-- Records for this task follows --
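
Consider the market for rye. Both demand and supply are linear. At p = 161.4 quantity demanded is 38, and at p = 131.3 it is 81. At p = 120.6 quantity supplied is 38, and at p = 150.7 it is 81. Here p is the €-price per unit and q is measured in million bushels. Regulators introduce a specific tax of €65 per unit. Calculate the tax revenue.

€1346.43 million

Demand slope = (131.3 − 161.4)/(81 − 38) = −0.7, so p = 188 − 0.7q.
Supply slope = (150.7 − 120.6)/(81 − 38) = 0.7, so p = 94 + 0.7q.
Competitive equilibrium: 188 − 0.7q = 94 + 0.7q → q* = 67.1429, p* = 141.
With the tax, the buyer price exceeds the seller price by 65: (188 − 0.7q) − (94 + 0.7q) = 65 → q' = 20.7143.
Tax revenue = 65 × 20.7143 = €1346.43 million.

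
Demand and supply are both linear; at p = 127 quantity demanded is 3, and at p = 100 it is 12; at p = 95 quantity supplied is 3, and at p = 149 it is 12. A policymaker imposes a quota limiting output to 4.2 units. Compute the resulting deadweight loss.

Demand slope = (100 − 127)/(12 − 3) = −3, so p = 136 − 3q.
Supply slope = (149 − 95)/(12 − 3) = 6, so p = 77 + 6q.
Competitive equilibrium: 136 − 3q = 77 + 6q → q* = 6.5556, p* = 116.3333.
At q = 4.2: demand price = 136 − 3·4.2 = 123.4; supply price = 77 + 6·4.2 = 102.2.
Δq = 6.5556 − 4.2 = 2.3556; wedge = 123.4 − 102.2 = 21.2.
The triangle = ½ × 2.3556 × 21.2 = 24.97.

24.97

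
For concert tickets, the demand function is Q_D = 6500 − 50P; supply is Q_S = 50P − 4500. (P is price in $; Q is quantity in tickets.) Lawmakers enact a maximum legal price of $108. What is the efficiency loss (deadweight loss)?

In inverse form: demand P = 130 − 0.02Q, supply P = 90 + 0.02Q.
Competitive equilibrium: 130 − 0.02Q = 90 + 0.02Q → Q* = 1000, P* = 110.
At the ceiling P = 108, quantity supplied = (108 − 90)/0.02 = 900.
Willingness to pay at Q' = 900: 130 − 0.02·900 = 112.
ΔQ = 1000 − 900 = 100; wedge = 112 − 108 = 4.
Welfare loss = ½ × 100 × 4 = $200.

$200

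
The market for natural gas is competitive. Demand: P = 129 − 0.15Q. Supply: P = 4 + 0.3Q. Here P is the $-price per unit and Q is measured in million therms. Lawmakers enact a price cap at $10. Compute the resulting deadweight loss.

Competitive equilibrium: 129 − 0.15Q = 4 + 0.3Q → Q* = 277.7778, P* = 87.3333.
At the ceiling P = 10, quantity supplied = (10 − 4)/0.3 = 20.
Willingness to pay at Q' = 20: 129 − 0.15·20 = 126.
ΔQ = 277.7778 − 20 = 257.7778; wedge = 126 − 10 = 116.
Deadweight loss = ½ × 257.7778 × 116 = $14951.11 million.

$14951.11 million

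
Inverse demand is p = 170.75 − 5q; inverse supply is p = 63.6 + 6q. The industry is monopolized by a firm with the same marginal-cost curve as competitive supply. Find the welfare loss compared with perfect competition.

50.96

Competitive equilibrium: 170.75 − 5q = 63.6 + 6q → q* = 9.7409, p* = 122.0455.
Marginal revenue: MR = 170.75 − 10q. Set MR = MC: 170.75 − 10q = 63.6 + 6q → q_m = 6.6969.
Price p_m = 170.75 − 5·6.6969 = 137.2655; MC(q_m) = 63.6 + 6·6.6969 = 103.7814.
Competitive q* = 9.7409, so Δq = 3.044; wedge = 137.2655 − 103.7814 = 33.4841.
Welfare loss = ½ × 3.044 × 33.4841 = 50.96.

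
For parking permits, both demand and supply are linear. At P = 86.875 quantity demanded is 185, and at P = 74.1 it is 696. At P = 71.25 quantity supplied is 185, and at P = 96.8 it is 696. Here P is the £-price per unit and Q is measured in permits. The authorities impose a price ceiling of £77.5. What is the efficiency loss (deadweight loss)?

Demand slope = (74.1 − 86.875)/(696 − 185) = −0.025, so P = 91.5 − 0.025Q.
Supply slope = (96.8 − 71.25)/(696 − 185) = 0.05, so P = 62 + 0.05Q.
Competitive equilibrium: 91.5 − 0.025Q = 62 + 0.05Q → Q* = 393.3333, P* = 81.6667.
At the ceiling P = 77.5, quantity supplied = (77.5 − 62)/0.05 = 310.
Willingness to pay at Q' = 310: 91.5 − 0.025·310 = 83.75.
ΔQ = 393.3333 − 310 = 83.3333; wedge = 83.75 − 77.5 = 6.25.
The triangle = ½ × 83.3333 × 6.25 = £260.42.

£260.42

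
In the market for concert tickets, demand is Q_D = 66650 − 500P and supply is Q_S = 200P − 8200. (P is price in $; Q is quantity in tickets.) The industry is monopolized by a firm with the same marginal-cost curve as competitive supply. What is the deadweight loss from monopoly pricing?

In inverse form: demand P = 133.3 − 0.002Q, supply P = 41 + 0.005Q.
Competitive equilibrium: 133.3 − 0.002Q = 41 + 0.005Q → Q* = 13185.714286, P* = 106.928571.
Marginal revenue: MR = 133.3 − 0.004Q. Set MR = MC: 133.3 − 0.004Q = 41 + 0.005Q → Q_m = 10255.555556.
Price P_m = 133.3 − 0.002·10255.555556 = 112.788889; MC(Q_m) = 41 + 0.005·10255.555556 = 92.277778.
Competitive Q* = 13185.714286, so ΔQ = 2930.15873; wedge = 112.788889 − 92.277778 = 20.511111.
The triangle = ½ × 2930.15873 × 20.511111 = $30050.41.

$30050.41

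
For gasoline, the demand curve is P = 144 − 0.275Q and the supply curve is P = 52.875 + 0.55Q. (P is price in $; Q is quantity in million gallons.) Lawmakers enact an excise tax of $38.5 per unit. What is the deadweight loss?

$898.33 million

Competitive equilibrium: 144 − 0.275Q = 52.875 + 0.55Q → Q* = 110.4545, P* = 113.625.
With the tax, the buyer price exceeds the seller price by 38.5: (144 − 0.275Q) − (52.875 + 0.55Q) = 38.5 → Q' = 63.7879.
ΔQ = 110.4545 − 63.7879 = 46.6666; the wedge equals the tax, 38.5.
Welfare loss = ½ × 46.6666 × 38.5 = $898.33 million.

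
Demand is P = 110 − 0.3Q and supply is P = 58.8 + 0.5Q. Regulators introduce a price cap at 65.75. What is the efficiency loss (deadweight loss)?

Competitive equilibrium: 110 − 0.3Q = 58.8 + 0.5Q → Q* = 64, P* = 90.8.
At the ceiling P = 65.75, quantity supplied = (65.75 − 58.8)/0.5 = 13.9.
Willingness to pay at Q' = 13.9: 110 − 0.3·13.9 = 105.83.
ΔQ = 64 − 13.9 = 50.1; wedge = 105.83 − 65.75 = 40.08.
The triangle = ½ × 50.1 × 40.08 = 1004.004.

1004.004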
-- Records for this task concluded --
**Brief:**
Give back the data exactly.

**Response:**
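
Consider the market for rye. Both demand and supply are linear. At p = 161.4 quantity demanded is 38, and at p = 131.3 it is 81. At p = 120.6 quantity supplied is 38, and at p = 150.7 it is 81. Here p is the €-price per unit and q is measured in million bushels. Regulators introduce a specific tax of €65 per unit. Calculate the tax revenue.

€1346.43 million

Demand slope = (131.3 − 161.4)/(81 − 38) = −0.7, so p = 188 − 0.7q.
Supply slope = (150.7 − 120.6)/(81 − 38) = 0.7, so p = 94 + 0.7q.
Competitive equilibrium: 188 − 0.7q = 94 + 0.7q → q* = 67.1429, p* = 141.
With the tax, the buyer price exceeds the seller price by 65: (188 − 0.7q) − (94 + 0.7q) = 65 → q' = 20.7143.
Tax revenue = 65 × 20.7143 = €1346.43 million.

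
Demand and supply are both linear; at p = 127 quantity demanded is 3, and at p = 100 it is 12; at p = 95 quantity supplied is 3, and at p = 149 it is 12. A policymaker imposes a quota limiting output to 4.2 units. Compute the resulting deadweight loss.

Demand slope = (100 − 127)/(12 − 3) = −3, so p = 136 − 3q.
Supply slope = (149 − 95)/(12 − 3) = 6, so p = 77 + 6q.
Competitive equilibrium: 136 − 3q = 77 + 6q → q* = 6.5556, p* = 116.3333.
At q = 4.2: demand price = 136 − 3·4.2 = 123.4; supply price = 77 + 6·4.2 = 102.2.
Δq = 6.5556 − 4.2 = 2.3556; wedge = 123.4 − 102.2 = 21.2.
The triangle = ½ × 2.3556 × 21.2 = 24.97.

24.97

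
For concert tickets, the demand function is Q_D = 6500 − 50P; supply is Q_S = 50P − 4500. (P is price in $; Q is quantity in tickets.) Lawmakers enact a maximum legal price of $108. What is the efficiency loss (deadweight loss)?

In inverse form: demand P = 130 − 0.02Q, supply P = 90 + 0.02Q.
Competitive equilibrium: 130 − 0.02Q = 90 + 0.02Q → Q* = 1000, P* = 110.
At the ceiling P = 108, quantity supplied = (108 − 90)/0.02 = 900.
Willingness to pay at Q' = 900: 130 − 0.02·900 = 112.
ΔQ = 1000 − 900 = 100; wedge = 112 − 108 = 4.
Welfare loss = ½ × 100 × 4 = $200.

$200

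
The market for natural gas is competitive. Demand: P = 129 − 0.15Q. Supply: P = 4 + 0.3Q. Here P is the $-price per unit and Q is measured in million therms. Lawmakers enact a price cap at $10. Compute the resulting deadweight loss.

Competitive equilibrium: 129 − 0.15Q = 4 + 0.3Q → Q* = 277.7778, P* = 87.3333.
At the ceiling P = 10, quantity supplied = (10 − 4)/0.3 = 20.
Willingness to pay at Q' = 20: 129 − 0.15·20 = 126.
ΔQ = 277.7778 − 20 = 257.7778; wedge = 126 − 10 = 116.
Deadweight loss = ½ × 257.7778 × 116 = $14951.11 million.

$14951.11 million

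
Inverse demand is p = 170.75 − 5q; inverse supply is p = 63.6 + 6q. The industry is monopolized by a firm with the same marginal-cost curve as competitive supply. Find the welfare loss compared with perfect competition.

50.96

Competitive equilibrium: 170.75 − 5q = 63.6 + 6q → q* = 9.7409, p* = 122.0455.
Marginal revenue: MR = 170.75 − 10q. Set MR = MC: 170.75 − 10q = 63.6 + 6q → q_m = 6.6969.
Price p_m = 170.75 − 5·6.6969 = 137.2655; MC(q_m) = 63.6 + 6·6.6969 = 103.7814.
Competitive q* = 9.7409, so Δq = 3.044; wedge = 137.2655 − 103.7814 = 33.4841.
Welfare loss = ½ × 3.044 × 33.4841 = 50.96.

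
For parking permits, both demand and supply are linear. At P = 86.875 quantity demanded is 185, and at P = 74.1 it is 696. At P = 71.25 quantity supplied is 185, and at P = 96.8 it is 696. Here P is the £-price per unit and Q is measured in permits. The authorities impose a price ceiling of £77.5. What is the efficiency loss (deadweight loss)?

Demand slope = (74.1 − 86.875)/(696 − 185) = −0.025, so P = 91.5 − 0.025Q.
Supply slope = (96.8 − 71.25)/(696 − 185) = 0.05, so P = 62 + 0.05Q.
Competitive equilibrium: 91.5 − 0.025Q = 62 + 0.05Q → Q* = 393.3333, P* = 81.6667.
At the ceiling P = 77.5, quantity supplied = (77.5 − 62)/0.05 = 310.
Willingness to pay at Q' = 310: 91.5 − 0.025·310 = 83.75.
ΔQ = 393.3333 − 310 = 83.3333; wedge = 83.75 − 77.5 = 6.25.
The triangle = ½ × 83.3333 × 6.25 = £260.42.

£260.42

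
In the market for concert tickets, demand is Q_D = 66650 − 500P and supply is Q_S = 200P − 8200. (P is price in $; Q is quantity in tickets.) The industry is monopolized by a firm with the same marginal-cost curve as competitive supply. What is the deadweight loss from monopoly pricing?

In inverse form: demand P = 133.3 − 0.002Q, supply P = 41 + 0.005Q.
Competitive equilibrium: 133.3 − 0.002Q = 41 + 0.005Q → Q* = 13185.714286, P* = 106.928571.
Marginal revenue: MR = 133.3 − 0.004Q. Set MR = MC: 133.3 − 0.004Q = 41 + 0.005Q → Q_m = 10255.555556.
Price P_m = 133.3 − 0.002·10255.555556 = 112.788889; MC(Q_m) = 41 + 0.005·10255.555556 = 92.277778.
Competitive Q* = 13185.714286, so ΔQ = 2930.15873; wedge = 112.788889 − 92.277778 = 20.511111.
The triangle = ½ × 2930.15873 × 20.511111 = $30050.41.

$30050.41

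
For gasoline, the demand curve is P = 144 − 0.275Q and the supply curve is P = 52.875 + 0.55Q. (P is price in $; Q is quantity in million gallons.) Lawmakers enact an excise tax of $38.5 per unit. What is the deadweight loss?

$898.33 million

Competitive equilibrium: 144 − 0.275Q = 52.875 + 0.55Q → Q* = 110.4545, P* = 113.625.
With the tax, the buyer price exceeds the seller price by 38.5: (144 − 0.275Q) − (52.875 + 0.55Q) = 38.5 → Q' = 63.7879.
ΔQ = 110.4545 − 63.7879 = 46.6666; the wedge equals the tax, 38.5.
Welfare loss = ½ × 46.6666 × 38.5 = $898.33 million.

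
Demand is P = 110 − 0.3Q and supply is P = 58.8 + 0.5Q. Regulators introduce a price cap at 65.75. What is the efficiency loss (deadweight loss)?

Competitive equilibrium: 110 − 0.3Q = 58.8 + 0.5Q → Q* = 64, P* = 90.8.
At the ceiling P = 65.75, quantity supplied = (65.75 − 58.8)/0.5 = 13.9.
Willingness to pay at Q' = 13.9: 110 − 0.3·13.9 = 105.83.
ΔQ = 64 − 13.9 = 50.1; wedge = 105.83 − 65.75 = 40.08.
The triangle = ½ × 50.1 × 40.08 = 1004.004.

1004.004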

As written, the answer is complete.